What to do → Count how many lines of the material below have the word "Find" and give only the number.
*** Extracted records Section Begins ***
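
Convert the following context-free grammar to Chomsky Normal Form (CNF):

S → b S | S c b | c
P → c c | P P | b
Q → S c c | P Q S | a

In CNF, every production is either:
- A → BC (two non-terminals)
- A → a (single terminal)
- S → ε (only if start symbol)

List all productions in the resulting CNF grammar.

TB → b; TC → c; S → c; P → b; Q → a; S → TB S; S → S X0; X0 → TC TB; P → TC TC; P → P P; Q → S X1; X1 → TC TC; Q → P X2; X2 → Q S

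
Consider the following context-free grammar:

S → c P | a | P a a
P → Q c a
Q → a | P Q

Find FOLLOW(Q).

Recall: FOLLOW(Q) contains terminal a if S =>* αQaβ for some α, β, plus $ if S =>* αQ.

We compute FOLLOW(Q) using the standard algorithm.
FOLLOW(S) starts with {$}.
FIRST(P) = {a}
FIRST(Q) = {a}
FIRST(S) = {a, c}
FOLLOW(P) = {$, a}
FOLLOW(Q) = {c}
FOLLOW(S) = {$}
Therefore, FOLLOW(Q) = {c}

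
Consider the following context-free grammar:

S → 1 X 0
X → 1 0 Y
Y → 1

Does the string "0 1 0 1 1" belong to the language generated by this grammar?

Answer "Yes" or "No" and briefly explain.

No - no valid derivation exists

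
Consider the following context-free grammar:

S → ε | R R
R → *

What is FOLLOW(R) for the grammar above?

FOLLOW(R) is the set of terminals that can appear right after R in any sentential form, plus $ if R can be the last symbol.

We compute FOLLOW(R) using the standard algorithm.
FOLLOW(S) starts with {$}.
FIRST(R) = {*}
FIRST(S) = {*, ε}
FOLLOW(R) = {$, *}
FOLLOW(S) = {$}
Therefore, FOLLOW(R) = {$, *}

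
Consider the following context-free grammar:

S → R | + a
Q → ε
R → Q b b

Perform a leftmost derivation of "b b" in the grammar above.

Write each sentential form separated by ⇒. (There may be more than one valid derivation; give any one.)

S ⇒ R ⇒ Q b b ⇒ b b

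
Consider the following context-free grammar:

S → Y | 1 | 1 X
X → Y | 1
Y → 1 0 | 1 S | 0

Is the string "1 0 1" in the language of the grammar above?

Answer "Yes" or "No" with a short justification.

No - no valid derivation exists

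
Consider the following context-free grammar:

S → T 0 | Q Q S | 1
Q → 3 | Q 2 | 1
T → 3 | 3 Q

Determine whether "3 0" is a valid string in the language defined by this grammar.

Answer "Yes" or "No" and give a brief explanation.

Yes - a valid derivation exists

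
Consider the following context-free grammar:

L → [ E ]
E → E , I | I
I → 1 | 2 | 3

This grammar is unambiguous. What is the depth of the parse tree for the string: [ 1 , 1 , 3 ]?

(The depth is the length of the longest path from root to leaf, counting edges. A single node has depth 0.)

5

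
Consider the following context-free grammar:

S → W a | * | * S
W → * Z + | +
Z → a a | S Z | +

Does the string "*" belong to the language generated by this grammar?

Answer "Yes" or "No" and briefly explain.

Yes - a valid derivation exists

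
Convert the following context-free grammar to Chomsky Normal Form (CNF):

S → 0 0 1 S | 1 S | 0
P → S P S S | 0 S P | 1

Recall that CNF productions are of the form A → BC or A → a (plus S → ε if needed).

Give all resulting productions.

T0 → 0; T1 → 1; S → 0; P → 1; S → T0 X0; X0 → T0 X1; X1 → T1 S; S → T1 S; P → S X2; X2 → P X3; X3 → S S; P → T0 X4; X4 → S P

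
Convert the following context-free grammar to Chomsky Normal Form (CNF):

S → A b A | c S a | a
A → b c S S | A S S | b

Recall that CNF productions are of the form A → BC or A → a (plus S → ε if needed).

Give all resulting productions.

TB → b; TC → c; TA → a; S → a; A → b; S → A X0; X0 → TB A; S → TC X1; X1 → S TA; A → TB X2; X2 → TC X3; X3 → S S; A → A X4; X4 → S S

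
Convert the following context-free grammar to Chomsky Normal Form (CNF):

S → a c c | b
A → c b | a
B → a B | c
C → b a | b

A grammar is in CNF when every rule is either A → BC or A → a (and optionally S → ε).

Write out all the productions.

TA → a; TC → c; S → b; TB → b; A → a; B → c; C → b; S → TA X0; X0 → TC TC; A → TC TB; B → TA B; C → TB TA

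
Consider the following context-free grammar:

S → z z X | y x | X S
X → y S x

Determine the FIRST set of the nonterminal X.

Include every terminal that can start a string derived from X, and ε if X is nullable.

We compute FIRST(X) using the standard algorithm.
FIRST(S) = {y, z}
FIRST(X) = {y}
Therefore, FIRST(X) = {y}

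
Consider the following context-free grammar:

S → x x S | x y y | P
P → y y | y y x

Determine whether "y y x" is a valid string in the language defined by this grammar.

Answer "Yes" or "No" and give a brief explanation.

Yes - a valid derivation exists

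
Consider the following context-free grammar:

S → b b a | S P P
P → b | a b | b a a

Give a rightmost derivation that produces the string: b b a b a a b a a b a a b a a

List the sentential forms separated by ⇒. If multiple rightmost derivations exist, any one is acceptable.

S ⇒ S P P ⇒ S P b a a ⇒ S b a a b a a ⇒ S P P b a a b a a ⇒ S P b a a b a a b a a ⇒ S b a a b a a b a a b a a ⇒ b b a b a a b a a b a a b a a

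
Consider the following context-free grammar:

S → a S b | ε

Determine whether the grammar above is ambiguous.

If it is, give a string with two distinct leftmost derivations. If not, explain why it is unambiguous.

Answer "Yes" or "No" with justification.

No - the grammar is unambiguous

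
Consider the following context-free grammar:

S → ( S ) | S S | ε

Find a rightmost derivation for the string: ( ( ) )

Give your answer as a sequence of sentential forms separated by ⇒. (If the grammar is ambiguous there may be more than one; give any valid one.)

S ⇒ ( S ) ⇒ ( ( S ) ) ⇒ ( ( ) )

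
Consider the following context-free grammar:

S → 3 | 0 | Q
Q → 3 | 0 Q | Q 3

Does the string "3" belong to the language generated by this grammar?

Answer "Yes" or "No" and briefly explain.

Yes - a valid derivation exists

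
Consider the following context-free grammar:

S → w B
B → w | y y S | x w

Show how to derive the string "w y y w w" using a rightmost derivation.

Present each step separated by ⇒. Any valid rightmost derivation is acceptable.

S ⇒ w B ⇒ w y y S ⇒ w y y w B ⇒ w y y w w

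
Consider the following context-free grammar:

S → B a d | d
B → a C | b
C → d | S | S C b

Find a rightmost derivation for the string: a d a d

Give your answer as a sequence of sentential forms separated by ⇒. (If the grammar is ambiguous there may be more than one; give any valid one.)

S ⇒ B a d ⇒ a C a d ⇒ a d a d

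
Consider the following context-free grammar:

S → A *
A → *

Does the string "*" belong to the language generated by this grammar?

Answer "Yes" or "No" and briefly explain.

No - no valid derivation exists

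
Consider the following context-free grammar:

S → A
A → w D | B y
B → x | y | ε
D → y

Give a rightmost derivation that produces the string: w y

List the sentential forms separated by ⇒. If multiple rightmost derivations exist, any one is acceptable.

S ⇒ A ⇒ w D ⇒ w y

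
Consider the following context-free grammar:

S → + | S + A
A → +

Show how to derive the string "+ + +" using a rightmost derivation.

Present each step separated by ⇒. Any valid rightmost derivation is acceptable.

S ⇒ S + A ⇒ S + + ⇒ + + +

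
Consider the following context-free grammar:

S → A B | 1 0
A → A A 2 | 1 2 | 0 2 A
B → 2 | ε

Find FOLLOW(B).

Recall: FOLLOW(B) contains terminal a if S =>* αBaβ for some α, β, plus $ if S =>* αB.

We compute FOLLOW(B) using the standard algorithm.
FOLLOW(S) starts with {$}.
FIRST(A) = {0, 1}
FIRST(B) = {2, ε}
FIRST(S) = {0, 1}
FOLLOW(A) = {$, 0, 1, 2}
FOLLOW(B) = {$}
FOLLOW(S) = {$}
Therefore, FOLLOW(B) = {$}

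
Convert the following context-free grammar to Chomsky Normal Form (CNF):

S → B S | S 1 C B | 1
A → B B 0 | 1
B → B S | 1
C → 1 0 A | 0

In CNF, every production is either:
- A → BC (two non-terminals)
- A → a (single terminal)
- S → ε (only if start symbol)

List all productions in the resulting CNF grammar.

T1 → 1; S → 1; T0 → 0; A → 1; B → 1; C → 0; S → B S; S → S X0; X0 → T1 X1; X1 → C B; A → B X2; X2 → B T0; B → B S; C → T1 X3; X3 → T0 A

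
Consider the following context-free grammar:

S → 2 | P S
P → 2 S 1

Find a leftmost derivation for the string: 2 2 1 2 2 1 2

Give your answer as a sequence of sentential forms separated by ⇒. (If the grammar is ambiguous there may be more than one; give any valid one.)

S ⇒ P S ⇒ 2 S 1 S ⇒ 2 2 1 S ⇒ 2 2 1 P S ⇒ 2 2 1 2 S 1 S ⇒ 2 2 1 2 2 1 S ⇒ 2 2 1 2 2 1 2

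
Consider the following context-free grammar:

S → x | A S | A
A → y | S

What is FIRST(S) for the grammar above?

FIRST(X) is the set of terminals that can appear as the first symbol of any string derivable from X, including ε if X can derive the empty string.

We compute FIRST(S) using the standard algorithm.
FIRST(A) = {x, y}
FIRST(S) = {x, y}
Therefore, FIRST(S) = {x, y}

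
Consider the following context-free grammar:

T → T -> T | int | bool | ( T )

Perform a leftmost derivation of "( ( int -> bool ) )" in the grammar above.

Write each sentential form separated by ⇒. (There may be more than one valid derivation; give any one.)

T ⇒ ( T ) ⇒ ( ( T ) ) ⇒ ( ( T -> T ) ) ⇒ ( ( int -> T ) ) ⇒ ( ( int -> bool ) )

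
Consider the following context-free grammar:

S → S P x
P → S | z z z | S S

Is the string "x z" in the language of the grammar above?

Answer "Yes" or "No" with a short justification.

No - no valid derivation exists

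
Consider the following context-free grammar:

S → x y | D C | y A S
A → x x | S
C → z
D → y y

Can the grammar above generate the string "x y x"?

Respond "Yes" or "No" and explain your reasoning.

No - no valid derivation exists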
*** Extracted records Section Ends ***
Response to this exercise → 5